■ **Assignment**
Would you please output the data exactly, omitting no line?
Segment Open
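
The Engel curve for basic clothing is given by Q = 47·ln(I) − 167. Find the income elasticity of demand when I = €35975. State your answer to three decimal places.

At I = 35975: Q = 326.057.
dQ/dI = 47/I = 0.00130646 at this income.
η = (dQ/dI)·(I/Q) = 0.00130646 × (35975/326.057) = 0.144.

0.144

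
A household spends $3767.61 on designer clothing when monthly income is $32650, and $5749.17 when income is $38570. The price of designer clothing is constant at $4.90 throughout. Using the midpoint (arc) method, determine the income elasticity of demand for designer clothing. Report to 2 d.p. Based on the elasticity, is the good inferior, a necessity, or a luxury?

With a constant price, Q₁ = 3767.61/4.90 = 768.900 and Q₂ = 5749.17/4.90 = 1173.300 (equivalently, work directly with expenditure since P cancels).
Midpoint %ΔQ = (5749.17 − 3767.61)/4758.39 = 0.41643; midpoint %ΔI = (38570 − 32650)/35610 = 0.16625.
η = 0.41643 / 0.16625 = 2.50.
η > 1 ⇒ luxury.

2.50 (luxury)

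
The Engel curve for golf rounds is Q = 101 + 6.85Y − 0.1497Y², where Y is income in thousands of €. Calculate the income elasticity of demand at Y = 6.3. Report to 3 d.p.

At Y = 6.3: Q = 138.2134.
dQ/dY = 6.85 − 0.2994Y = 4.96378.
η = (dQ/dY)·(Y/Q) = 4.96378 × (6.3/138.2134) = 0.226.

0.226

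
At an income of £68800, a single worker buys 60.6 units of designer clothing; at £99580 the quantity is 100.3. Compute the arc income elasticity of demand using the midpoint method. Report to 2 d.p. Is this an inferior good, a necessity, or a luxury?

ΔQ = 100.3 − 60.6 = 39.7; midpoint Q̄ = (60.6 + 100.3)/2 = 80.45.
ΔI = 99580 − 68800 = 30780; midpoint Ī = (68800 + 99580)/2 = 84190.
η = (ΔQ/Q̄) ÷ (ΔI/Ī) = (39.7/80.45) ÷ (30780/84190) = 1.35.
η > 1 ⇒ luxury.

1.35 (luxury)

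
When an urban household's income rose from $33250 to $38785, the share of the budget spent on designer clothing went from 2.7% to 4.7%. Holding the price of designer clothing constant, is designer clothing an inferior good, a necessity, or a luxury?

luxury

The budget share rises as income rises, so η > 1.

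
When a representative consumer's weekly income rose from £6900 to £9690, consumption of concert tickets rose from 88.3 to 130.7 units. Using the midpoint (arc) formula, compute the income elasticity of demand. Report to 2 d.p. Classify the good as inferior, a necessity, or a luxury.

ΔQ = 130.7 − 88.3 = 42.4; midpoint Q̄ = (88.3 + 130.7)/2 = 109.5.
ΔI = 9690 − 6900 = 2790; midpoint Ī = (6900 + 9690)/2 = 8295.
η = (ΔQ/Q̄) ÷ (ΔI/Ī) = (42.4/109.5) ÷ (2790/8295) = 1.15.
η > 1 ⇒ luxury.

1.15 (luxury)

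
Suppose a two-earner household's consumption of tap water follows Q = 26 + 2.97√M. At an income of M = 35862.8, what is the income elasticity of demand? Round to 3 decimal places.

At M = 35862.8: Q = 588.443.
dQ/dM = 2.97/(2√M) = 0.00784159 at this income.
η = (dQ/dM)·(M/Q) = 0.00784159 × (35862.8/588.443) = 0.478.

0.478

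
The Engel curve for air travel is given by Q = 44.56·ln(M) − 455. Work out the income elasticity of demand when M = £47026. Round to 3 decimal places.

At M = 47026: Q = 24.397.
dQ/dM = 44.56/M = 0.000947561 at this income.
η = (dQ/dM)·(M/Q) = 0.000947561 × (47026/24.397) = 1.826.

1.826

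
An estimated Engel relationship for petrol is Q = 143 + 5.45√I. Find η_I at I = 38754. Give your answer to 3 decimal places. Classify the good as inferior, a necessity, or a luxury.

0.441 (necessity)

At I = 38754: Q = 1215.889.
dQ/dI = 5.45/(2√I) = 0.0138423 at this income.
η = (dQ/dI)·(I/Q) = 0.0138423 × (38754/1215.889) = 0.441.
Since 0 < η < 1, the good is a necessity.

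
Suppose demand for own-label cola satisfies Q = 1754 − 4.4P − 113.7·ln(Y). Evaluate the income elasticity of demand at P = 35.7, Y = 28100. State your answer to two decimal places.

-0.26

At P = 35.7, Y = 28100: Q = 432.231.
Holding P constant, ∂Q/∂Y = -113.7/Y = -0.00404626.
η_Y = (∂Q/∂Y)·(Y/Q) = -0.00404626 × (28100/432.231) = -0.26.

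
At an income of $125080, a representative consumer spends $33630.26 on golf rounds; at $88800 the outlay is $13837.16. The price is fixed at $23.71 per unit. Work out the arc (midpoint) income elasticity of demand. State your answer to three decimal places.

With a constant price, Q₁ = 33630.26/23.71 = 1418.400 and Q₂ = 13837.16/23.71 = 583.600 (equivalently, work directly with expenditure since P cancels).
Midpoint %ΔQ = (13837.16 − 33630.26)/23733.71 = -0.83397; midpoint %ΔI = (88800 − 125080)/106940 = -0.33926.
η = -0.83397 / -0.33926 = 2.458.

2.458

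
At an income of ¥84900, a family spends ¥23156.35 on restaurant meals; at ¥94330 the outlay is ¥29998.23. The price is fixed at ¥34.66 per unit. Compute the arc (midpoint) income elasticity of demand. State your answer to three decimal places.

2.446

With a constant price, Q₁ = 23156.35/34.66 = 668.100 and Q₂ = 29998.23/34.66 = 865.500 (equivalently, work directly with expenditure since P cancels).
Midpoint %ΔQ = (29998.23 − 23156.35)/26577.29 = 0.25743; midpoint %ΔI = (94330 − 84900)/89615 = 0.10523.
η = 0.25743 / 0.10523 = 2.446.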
Segment Closed
■ **Task output**
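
The Engel curve for basic clothing is given by Q = 47·ln(I) − 167. Find the income elasticity of demand when I = €35975. State your answer to three decimal places.

At I = 35975: Q = 326.057.
dQ/dI = 47/I = 0.00130646 at this income.
η = (dQ/dI)·(I/Q) = 0.00130646 × (35975/326.057) = 0.144.

0.144

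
A household spends $3767.61 on designer clothing when monthly income is $32650, and $5749.17 when income is $38570. The price of designer clothing is constant at $4.90 throughout. Using the midpoint (arc) method, determine the income elasticity of demand for designer clothing. Report to 2 d.p. Based on the elasticity, is the good inferior, a necessity, or a luxury?

With a constant price, Q₁ = 3767.61/4.90 = 768.900 and Q₂ = 5749.17/4.90 = 1173.300 (equivalently, work directly with expenditure since P cancels).
Midpoint %ΔQ = (5749.17 − 3767.61)/4758.39 = 0.41643; midpoint %ΔI = (38570 − 32650)/35610 = 0.16625.
η = 0.41643 / 0.16625 = 2.50.
η > 1 ⇒ luxury.

2.50 (luxury)

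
The Engel curve for golf rounds is Q = 101 + 6.85Y − 0.1497Y², where Y is income in thousands of €. Calculate the income elasticity of demand at Y = 6.3. Report to 3 d.p.

At Y = 6.3: Q = 138.2134.
dQ/dY = 6.85 − 0.2994Y = 4.96378.
η = (dQ/dY)·(Y/Q) = 4.96378 × (6.3/138.2134) = 0.226.

0.226

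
At an income of £68800, a single worker buys 60.6 units of designer clothing; at £99580 the quantity is 100.3. Compute the arc income elasticity of demand using the midpoint method. Report to 2 d.p. Is this an inferior good, a necessity, or a luxury?

ΔQ = 100.3 − 60.6 = 39.7; midpoint Q̄ = (60.6 + 100.3)/2 = 80.45.
ΔI = 99580 − 68800 = 30780; midpoint Ī = (68800 + 99580)/2 = 84190.
η = (ΔQ/Q̄) ÷ (ΔI/Ī) = (39.7/80.45) ÷ (30780/84190) = 1.35.
η > 1 ⇒ luxury.

1.35 (luxury)

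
When an urban household's income rose from $33250 to $38785, the share of the budget spent on designer clothing went from 2.7% to 4.7%. Holding the price of designer clothing constant, is designer clothing an inferior good, a necessity, or a luxury?

luxury

The budget share rises as income rises, so η > 1.

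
When a representative consumer's weekly income rose from £6900 to £9690, consumption of concert tickets rose from 88.3 to 130.7 units. Using the midpoint (arc) formula, compute the income elasticity of demand. Report to 2 d.p. Classify the good as inferior, a necessity, or a luxury.

ΔQ = 130.7 − 88.3 = 42.4; midpoint Q̄ = (88.3 + 130.7)/2 = 109.5.
ΔI = 9690 − 6900 = 2790; midpoint Ī = (6900 + 9690)/2 = 8295.
η = (ΔQ/Q̄) ÷ (ΔI/Ī) = (42.4/109.5) ÷ (2790/8295) = 1.15.
η > 1 ⇒ luxury.

1.15 (luxury)

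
Suppose a two-earner household's consumption of tap water follows Q = 26 + 2.97√M. At an income of M = 35862.8, what is the income elasticity of demand? Round to 3 decimal places.

At M = 35862.8: Q = 588.443.
dQ/dM = 2.97/(2√M) = 0.00784159 at this income.
η = (dQ/dM)·(M/Q) = 0.00784159 × (35862.8/588.443) = 0.478.

0.478

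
The Engel curve for air travel is given by Q = 44.56·ln(M) − 455. Work out the income elasticity of demand when M = £47026. Round to 3 decimal places.

At M = 47026: Q = 24.397.
dQ/dM = 44.56/M = 0.000947561 at this income.
η = (dQ/dM)·(M/Q) = 0.000947561 × (47026/24.397) = 1.826.

1.826

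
An estimated Engel relationship for petrol is Q = 143 + 5.45√I. Find η_I at I = 38754. Give your answer to 3 decimal places. Classify the good as inferior, a necessity, or a luxury.

0.441 (necessity)

At I = 38754: Q = 1215.889.
dQ/dI = 5.45/(2√I) = 0.0138423 at this income.
η = (dQ/dI)·(I/Q) = 0.0138423 × (38754/1215.889) = 0.441.
Since 0 < η < 1, the good is a necessity.

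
Suppose demand for own-label cola satisfies Q = 1754 − 4.4P − 113.7·ln(Y). Evaluate the income elasticity of demand at P = 35.7, Y = 28100. State your answer to two decimal places.

-0.26

At P = 35.7, Y = 28100: Q = 432.231.
Holding P constant, ∂Q/∂Y = -113.7/Y = -0.00404626.
η_Y = (∂Q/∂Y)·(Y/Q) = -0.00404626 × (28100/432.231) = -0.26.

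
At an income of $125080, a representative consumer spends $33630.26 on golf rounds; at $88800 the outlay is $13837.16. The price is fixed at $23.71 per unit. Work out the arc (midpoint) income elasticity of demand. State your answer to three decimal places.

With a constant price, Q₁ = 33630.26/23.71 = 1418.400 and Q₂ = 13837.16/23.71 = 583.600 (equivalently, work directly with expenditure since P cancels).
Midpoint %ΔQ = (13837.16 − 33630.26)/23733.71 = -0.83397; midpoint %ΔI = (88800 − 125080)/106940 = -0.33926.
η = -0.83397 / -0.33926 = 2.458.

2.458

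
At an income of ¥84900, a family spends ¥23156.35 on restaurant meals; at ¥94330 the outlay is ¥29998.23. The price is fixed at ¥34.66 per unit. Compute the arc (midpoint) income elasticity of demand. State your answer to three decimal places.

2.446

With a constant price, Q₁ = 23156.35/34.66 = 668.100 and Q₂ = 29998.23/34.66 = 865.500 (equivalently, work directly with expenditure since P cancels).
Midpoint %ΔQ = (29998.23 − 23156.35)/26577.29 = 0.25743; midpoint %ΔI = (94330 − 84900)/89615 = 0.10523.
η = 0.25743 / 0.10523 = 2.446.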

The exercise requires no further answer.